From the listing below, reproduce word for word the part that opens with the line containing "Given a=1470477657 and" and closes with the line containing "Write 33796 in"; reproduce nothing else.

─── RECORDS SUPPLIED

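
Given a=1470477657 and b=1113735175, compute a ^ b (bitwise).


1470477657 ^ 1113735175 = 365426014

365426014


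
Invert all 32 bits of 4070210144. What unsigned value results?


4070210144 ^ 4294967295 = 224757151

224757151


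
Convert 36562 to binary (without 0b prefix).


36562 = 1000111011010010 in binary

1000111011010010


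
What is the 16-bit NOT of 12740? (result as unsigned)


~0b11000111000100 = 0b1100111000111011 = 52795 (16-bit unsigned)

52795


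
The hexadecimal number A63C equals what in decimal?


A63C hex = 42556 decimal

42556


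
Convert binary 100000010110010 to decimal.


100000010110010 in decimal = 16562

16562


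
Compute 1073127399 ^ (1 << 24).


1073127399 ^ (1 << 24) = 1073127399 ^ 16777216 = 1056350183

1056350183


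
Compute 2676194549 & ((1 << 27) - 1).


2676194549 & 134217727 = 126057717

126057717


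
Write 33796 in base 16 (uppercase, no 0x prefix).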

──────
─── RECORDS SUPPLIED

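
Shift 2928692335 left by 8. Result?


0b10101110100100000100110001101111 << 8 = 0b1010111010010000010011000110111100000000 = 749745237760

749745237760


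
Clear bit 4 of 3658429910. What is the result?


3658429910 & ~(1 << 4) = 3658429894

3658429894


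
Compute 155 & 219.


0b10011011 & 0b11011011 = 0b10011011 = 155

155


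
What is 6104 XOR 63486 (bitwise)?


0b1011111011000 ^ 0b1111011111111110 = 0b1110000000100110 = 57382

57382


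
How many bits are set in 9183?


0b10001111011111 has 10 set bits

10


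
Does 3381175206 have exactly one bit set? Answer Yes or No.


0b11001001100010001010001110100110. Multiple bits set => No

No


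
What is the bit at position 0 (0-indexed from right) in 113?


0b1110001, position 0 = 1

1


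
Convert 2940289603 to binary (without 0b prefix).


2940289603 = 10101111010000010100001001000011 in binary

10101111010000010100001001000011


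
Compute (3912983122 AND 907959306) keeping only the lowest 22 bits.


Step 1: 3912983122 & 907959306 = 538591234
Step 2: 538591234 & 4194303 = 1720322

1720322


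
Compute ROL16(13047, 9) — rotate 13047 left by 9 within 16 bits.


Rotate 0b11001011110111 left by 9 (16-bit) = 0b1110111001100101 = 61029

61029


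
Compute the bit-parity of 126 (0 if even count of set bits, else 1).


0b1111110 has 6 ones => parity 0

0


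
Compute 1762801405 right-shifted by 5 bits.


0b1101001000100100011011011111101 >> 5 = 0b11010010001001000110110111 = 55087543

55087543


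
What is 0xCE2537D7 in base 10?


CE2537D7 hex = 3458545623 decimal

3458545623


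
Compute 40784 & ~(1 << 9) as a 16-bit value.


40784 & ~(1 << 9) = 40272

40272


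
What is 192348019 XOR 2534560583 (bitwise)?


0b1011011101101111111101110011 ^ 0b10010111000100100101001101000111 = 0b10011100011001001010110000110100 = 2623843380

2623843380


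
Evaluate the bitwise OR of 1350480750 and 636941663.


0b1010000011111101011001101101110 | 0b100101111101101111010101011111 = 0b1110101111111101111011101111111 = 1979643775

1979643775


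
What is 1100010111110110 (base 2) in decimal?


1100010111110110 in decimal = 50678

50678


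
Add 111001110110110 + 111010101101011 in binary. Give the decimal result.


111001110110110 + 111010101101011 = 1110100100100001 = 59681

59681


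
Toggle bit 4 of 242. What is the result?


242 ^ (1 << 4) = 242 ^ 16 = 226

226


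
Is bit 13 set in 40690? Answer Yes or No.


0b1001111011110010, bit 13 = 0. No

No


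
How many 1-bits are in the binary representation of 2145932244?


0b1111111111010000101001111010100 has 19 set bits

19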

──────

# WRITTEN RESPONSE
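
Given a=1470477657 and b=1113735175, compute a ^ b (bitwise).


1470477657 ^ 1113735175 = 365426014

365426014


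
Invert all 32 bits of 4070210144. What unsigned value results?


4070210144 ^ 4294967295 = 224757151

224757151


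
Convert 36562 to binary (without 0b prefix).


36562 = 1000111011010010 in binary

1000111011010010


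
What is the 16-bit NOT of 12740? (result as unsigned)


~0b11000111000100 = 0b1100111000111011 = 52795 (16-bit unsigned)

52795


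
The hexadecimal number A63C equals what in decimal?


A63C hex = 42556 decimal

42556


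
Convert binary 100000010110010 to decimal.


100000010110010 in decimal = 16562

16562


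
Compute 1073127399 ^ (1 << 24).


1073127399 ^ (1 << 24) = 1073127399 ^ 16777216 = 1056350183

1056350183


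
Compute 2676194549 & ((1 << 27) - 1).


2676194549 & 134217727 = 126057717

126057717


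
Write 33796 in base 16 (uppercase, no 0x prefix).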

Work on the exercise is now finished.